▸ **What to produce**:
Reproduce exactly, from the data that follows, the line with "5. (m, n) = (8, -15)", the line with "π⊥(m, n) = m + n·τ'", and every line that lies between them.

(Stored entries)
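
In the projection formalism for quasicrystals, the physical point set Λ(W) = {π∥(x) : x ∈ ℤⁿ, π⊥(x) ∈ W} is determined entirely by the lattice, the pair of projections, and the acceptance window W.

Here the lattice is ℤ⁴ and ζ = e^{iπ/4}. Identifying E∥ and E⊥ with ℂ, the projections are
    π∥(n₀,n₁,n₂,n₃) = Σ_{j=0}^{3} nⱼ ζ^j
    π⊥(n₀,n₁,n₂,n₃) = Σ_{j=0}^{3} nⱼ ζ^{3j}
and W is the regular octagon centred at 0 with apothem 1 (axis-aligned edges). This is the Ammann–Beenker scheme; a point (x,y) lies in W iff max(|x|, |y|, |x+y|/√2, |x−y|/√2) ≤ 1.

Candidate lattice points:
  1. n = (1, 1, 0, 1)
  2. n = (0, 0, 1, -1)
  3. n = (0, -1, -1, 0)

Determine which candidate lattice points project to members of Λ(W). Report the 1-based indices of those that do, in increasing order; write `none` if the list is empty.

3

With ζ = e^{iπ/4} the internal vectors are ζ^0,ζ^3,ζ^6,ζ^9.
candidate 1: n = (1, 1, 0, 1) → π⊥ ≈ (+1.0000, +1.4142); max(|x|,|y|,|x±y|/√2) = 1.7071 > 1 ⇒ ∉ W
candidate 2: n = (0, 0, 1, -1) → π⊥ ≈ (-0.7071, -1.7071); max(|x|,|y|,|x±y|/√2) = 1.7071 > 1 ⇒ ∉ W
candidate 3: n = (0, -1, -1, 0) → π⊥ ≈ (+0.7071, +0.2929); max(|x|,|y|,|x±y|/√2) = 0.7071 ≤ 1 ⇒ ∈ W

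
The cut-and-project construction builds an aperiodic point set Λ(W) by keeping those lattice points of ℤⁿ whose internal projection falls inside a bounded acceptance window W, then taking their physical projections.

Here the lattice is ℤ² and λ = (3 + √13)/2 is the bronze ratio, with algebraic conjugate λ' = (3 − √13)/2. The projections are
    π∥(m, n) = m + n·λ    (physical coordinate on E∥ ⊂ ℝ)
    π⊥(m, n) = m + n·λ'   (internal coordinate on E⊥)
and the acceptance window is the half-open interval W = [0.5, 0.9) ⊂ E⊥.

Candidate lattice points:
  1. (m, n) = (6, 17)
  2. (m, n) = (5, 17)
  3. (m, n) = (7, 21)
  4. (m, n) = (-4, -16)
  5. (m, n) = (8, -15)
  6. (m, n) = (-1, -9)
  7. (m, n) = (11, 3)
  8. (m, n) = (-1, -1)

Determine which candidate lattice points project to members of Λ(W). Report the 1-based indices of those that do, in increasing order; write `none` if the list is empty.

1, 3, 4

Compute λ' = (3−√13)/2 = -0.3028, so π⊥(m,n) = m -0.3028·n.
[1] lift (6,17): star map gives 0.8528; window check 0.5 ≤ 0.8528 < 0.9 is true → IN Λ
[2] lift (5,17): star map gives -0.1472; window check 0.5 ≤ -0.1472 < 0.9 is false → out
[3] lift (7,21): star map gives 0.6417; window check 0.5 ≤ 0.6417 < 0.9 is true → IN Λ
[4] lift (-4,-16): star map gives 0.8444; window check 0.5 ≤ 0.8444 < 0.9 is true → IN Λ
[5] lift (8,-15): star map gives 12.5416; window check 0.5 ≤ 12.5416 < 0.9 is false → out
[6] lift (-1,-9): star map gives 1.7250; window check 0.5 ≤ 1.7250 < 0.9 is false → out
[7] lift (11,3): star map gives 10.0917; window check 0.5 ≤ 10.0917 < 0.9 is false → out
[8] lift (-1,-1): star map gives -0.6972; window check 0.5 ≤ -0.6972 < 0.9 is false → out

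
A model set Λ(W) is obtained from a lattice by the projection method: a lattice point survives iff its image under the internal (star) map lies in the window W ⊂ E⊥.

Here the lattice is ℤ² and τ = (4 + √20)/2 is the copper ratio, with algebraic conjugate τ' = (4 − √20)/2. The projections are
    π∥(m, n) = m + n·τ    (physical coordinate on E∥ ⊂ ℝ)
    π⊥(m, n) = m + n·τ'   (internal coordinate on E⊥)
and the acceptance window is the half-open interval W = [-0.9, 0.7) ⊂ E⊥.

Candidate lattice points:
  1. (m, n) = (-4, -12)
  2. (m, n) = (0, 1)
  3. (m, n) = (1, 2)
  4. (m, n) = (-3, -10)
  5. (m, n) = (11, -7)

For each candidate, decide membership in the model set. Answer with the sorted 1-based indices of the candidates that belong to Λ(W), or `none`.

Compute τ' = (4−√20)/2 = -0.2361, so π⊥(m,n) = m -0.2361·n.
[1] lift (-4,-12): star map gives -1.1672; window check -0.9 ≤ -1.1672 < 0.7 is false → out
[2] lift (0,1): star map gives -0.2361; window check -0.9 ≤ -0.2361 < 0.7 is true → IN Λ
[3] lift (1,2): star map gives 0.5279; window check -0.9 ≤ 0.5279 < 0.7 is true → IN Λ
[4] lift (-3,-10): star map gives -0.6393; window check -0.9 ≤ -0.6393 < 0.7 is true → IN Λ
[5] lift (11,-7): star map gives 12.6525; window check -0.9 ≤ 12.6525 < 0.7 is false → out

2, 3, 4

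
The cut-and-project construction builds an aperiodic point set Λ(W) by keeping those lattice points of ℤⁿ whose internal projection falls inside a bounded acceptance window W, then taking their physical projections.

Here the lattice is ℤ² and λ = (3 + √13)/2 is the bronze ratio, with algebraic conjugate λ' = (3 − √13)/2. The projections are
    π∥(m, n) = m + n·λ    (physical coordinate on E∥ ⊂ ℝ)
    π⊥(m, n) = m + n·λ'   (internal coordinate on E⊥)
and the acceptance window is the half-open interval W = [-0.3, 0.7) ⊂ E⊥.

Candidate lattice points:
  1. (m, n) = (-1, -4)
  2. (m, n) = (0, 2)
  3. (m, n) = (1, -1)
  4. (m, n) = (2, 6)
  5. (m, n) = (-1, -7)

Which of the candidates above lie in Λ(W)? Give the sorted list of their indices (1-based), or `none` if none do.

1, 4

Compute λ' = (3−√13)/2 = -0.3028, so π⊥(m,n) = m -0.3028·n.
candidate 1: (m,n)=(-1,-4) → π∥ = -1-4·λ ≈ -14.2111, π⊥ = -1-4·λ' ≈ 0.2111 ∈ [-0.3, 0.7) ⇒ IN Λ
candidate 2: (m,n)=(0,2) → π∥ = 0+2·λ ≈ 6.6056, π⊥ = 0+2·λ' ≈ -0.6056 ∉ [-0.3, 0.7) ⇒ out
candidate 3: (m,n)=(1,-1) → π∥ = 1-1·λ ≈ -2.3028, π⊥ = 1-1·λ' ≈ 1.3028 ∉ [-0.3, 0.7) ⇒ out
candidate 4: (m,n)=(2,6) → π∥ = 2+6·λ ≈ 21.8167, π⊥ = 2+6·λ' ≈ 0.1833 ∈ [-0.3, 0.7) ⇒ IN Λ
candidate 5: (m,n)=(-1,-7) → π∥ = -1-7·λ ≈ -24.1194, π⊥ = -1-7·λ' ≈ 1.1194 ∉ [-0.3, 0.7) ⇒ out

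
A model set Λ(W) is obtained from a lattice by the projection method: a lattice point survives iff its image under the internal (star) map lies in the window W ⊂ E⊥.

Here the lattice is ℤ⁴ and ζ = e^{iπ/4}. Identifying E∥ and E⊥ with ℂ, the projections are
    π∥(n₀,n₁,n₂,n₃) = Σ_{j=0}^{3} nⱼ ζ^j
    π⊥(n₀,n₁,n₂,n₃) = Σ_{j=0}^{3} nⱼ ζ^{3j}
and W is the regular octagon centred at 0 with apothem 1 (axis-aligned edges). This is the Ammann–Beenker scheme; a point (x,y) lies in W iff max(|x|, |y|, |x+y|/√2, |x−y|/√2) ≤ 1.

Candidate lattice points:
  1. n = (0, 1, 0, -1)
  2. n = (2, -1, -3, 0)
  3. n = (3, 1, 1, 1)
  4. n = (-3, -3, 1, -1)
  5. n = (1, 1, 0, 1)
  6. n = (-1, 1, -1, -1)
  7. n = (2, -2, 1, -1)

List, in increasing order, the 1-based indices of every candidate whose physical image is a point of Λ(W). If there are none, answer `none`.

Internal map: ζ^{3j} for j=0..3 gives (1,0), (−√2/2,√2/2), (0,−1), (√2/2,√2/2).
#1 (0, 1, 0, -1): internal (-1.414214, 0.000000); octagon support 1.414214 vs apothem 1 → ∉ W
#2 (2, -1, -3, 0): internal (2.707107, 2.292893); octagon support 3.535534 vs apothem 1 → ∉ W
#3 (3, 1, 1, 1): internal (3.000000, 0.414214); octagon support 3.000000 vs apothem 1 → ∉ W
#4 (-3, -3, 1, -1): internal (-1.585786, -3.828427); octagon support 3.828427 vs apothem 1 → ∉ W
#5 (1, 1, 0, 1): internal (1.000000, 1.414214); octagon support 1.707107 vs apothem 1 → ∉ W
#6 (-1, 1, -1, -1): internal (-2.414214, 1.000000); octagon support 2.414214 vs apothem 1 → ∉ W
#7 (2, -2, 1, -1): internal (2.707107, -3.121320); octagon support 4.121320 vs apothem 1 → ∉ W

none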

▸ **Solution below**:
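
  5. (m, n) = (8, -15)
  6. (m, n) = (-1, -9)
  7. (m, n) = (11, 3)
  8. (m, n) = (-1, -1)

Determine which candidate lattice points project to members of Λ(W). Report the 1-based indices of those that do, in increasing order; write `none` if the list is empty.

1, 3, 4

Compute λ' = (3−√13)/2 = -0.3028, so π⊥(m,n) = m -0.3028·n.
[1] lift (6,17): star map gives 0.8528; window check 0.5 ≤ 0.8528 < 0.9 is true → IN Λ
[2] lift (5,17): star map gives -0.1472; window check 0.5 ≤ -0.1472 < 0.9 is false → out
[3] lift (7,21): star map gives 0.6417; window check 0.5 ≤ 0.6417 < 0.9 is true → IN Λ
[4] lift (-4,-16): star map gives 0.8444; window check 0.5 ≤ 0.8444 < 0.9 is true → IN Λ
[5] lift (8,-15): star map gives 12.5416; window check 0.5 ≤ 12.5416 < 0.9 is false → out
[6] lift (-1,-9): star map gives 1.7250; window check 0.5 ≤ 1.7250 < 0.9 is false → out
[7] lift (11,3): star map gives 10.0917; window check 0.5 ≤ 10.0917 < 0.9 is false → out
[8] lift (-1,-1): star map gives -0.6972; window check 0.5 ≤ -0.6972 < 0.9 is false → out

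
A model set Λ(W) is obtained from a lattice by the projection method: a lattice point survives iff its image under the internal (star) map lies in the window W ⊂ E⊥.

Here the lattice is ℤ² and τ = (4 + √20)/2 is the copper ratio, with algebraic conjugate τ' = (4 − √20)/2. The projections are
    π∥(m, n) = m + n·τ    (physical coordinate on E∥ ⊂ ℝ)
    π⊥(m, n) = m + n·τ'   (internal coordinate on E⊥)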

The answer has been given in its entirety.